%%

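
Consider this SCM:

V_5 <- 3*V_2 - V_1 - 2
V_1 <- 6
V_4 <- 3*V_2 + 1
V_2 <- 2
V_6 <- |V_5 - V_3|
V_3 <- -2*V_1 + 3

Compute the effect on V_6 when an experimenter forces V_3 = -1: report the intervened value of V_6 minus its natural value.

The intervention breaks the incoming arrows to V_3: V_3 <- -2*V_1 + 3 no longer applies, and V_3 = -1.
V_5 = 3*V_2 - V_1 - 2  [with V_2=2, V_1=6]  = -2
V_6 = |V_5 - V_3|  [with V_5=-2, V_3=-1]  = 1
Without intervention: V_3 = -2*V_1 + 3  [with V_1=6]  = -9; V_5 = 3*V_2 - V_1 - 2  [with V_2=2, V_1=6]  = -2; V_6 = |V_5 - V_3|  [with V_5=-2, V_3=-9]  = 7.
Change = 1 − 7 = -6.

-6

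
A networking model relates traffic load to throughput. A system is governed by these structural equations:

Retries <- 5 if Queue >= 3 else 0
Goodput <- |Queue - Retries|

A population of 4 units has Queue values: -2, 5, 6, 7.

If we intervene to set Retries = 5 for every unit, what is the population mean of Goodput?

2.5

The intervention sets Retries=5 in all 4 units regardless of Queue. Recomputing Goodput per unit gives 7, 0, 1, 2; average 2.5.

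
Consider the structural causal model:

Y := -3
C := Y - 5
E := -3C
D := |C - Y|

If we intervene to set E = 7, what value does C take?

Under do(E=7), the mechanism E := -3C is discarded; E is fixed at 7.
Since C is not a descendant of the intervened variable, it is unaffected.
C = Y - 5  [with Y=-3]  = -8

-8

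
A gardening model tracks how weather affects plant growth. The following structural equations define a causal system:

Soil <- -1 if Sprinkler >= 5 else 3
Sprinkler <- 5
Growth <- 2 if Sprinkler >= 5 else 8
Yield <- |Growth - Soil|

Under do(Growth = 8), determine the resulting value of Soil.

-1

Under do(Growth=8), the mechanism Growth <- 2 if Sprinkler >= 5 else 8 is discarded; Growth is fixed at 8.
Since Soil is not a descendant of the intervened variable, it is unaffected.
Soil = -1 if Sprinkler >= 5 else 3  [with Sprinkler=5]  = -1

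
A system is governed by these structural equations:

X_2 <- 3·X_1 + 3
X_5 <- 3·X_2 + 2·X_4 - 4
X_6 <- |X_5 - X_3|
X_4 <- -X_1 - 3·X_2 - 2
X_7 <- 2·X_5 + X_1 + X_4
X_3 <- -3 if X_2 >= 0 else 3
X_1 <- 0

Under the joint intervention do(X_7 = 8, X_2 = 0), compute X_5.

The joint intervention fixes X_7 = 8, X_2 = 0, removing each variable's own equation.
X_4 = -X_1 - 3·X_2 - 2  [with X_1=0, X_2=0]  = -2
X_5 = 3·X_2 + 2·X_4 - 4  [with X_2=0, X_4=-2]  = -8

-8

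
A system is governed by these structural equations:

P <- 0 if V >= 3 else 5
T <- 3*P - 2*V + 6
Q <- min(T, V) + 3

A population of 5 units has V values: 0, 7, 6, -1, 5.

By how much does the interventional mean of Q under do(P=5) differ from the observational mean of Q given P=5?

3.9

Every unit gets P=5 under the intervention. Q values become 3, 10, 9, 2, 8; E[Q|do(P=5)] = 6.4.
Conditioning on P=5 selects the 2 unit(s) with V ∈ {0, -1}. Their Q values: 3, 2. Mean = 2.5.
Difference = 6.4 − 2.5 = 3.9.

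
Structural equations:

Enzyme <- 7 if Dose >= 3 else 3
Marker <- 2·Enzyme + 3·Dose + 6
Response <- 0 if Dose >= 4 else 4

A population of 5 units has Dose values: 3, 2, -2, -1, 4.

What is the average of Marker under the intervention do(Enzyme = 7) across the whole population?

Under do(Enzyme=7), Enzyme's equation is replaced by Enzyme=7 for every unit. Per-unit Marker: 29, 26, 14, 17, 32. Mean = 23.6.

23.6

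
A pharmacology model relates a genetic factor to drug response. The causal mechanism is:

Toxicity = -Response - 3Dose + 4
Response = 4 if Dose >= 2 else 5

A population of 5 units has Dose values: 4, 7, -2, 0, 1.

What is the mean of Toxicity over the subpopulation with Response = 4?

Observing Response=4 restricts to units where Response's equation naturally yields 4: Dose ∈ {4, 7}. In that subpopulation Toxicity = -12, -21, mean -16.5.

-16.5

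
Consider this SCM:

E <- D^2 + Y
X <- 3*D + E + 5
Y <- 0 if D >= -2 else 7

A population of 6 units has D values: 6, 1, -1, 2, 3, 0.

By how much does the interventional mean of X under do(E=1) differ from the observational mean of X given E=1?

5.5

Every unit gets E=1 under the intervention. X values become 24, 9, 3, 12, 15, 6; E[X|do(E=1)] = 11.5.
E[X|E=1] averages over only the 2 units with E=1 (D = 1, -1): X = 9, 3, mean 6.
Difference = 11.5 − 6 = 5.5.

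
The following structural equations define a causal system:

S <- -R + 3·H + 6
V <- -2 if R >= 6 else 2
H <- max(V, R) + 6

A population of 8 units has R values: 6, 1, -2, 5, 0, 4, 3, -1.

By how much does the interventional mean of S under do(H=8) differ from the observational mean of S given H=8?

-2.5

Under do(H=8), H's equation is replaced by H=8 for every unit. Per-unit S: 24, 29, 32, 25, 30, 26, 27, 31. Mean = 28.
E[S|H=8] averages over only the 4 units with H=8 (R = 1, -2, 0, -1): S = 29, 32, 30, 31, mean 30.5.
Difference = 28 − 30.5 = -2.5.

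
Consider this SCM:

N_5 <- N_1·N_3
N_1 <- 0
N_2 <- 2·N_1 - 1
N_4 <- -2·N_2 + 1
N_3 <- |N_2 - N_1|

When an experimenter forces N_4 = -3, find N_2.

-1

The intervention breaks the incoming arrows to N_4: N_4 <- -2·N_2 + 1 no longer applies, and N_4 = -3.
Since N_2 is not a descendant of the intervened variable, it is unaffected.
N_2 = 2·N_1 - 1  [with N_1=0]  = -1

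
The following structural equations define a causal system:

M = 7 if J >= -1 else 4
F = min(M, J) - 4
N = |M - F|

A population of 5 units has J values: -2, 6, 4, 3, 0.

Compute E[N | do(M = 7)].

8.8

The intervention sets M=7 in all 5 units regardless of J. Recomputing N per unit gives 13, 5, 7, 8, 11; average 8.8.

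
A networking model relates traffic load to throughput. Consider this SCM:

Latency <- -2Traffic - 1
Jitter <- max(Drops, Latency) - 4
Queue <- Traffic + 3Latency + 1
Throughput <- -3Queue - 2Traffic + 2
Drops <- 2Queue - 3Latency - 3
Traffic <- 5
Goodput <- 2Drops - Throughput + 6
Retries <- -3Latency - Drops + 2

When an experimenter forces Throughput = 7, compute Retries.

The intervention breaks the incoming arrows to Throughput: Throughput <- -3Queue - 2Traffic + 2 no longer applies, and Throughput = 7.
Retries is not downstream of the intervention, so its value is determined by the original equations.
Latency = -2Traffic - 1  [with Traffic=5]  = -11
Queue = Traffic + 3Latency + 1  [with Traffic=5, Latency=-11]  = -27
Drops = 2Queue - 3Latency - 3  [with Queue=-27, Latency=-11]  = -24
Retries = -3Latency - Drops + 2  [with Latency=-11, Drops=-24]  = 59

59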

%%

§ **Exercise prompt**
From the records above, repeat exactly the lines from the one with "X_3 <- -3 if X_2 >= 0 else 3" through the one with "A population of 5 units has V", both included.

§ **Reply to the task**
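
X_3 <- -3 if X_2 >= 0 else 3
X_1 <- 0

Under the joint intervention do(X_7 = 8, X_2 = 0), compute X_5.

The joint intervention fixes X_7 = 8, X_2 = 0, removing each variable's own equation.
X_4 = -X_1 - 3·X_2 - 2  [with X_1=0, X_2=0]  = -2
X_5 = 3·X_2 + 2·X_4 - 4  [with X_2=0, X_4=-2]  = -8

-8

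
A system is governed by these structural equations:

P <- 0 if V >= 3 else 5
T <- 3*P - 2*V + 6
Q <- min(T, V) + 3

A population of 5 units has V values: 0, 7, 6, -1, 5.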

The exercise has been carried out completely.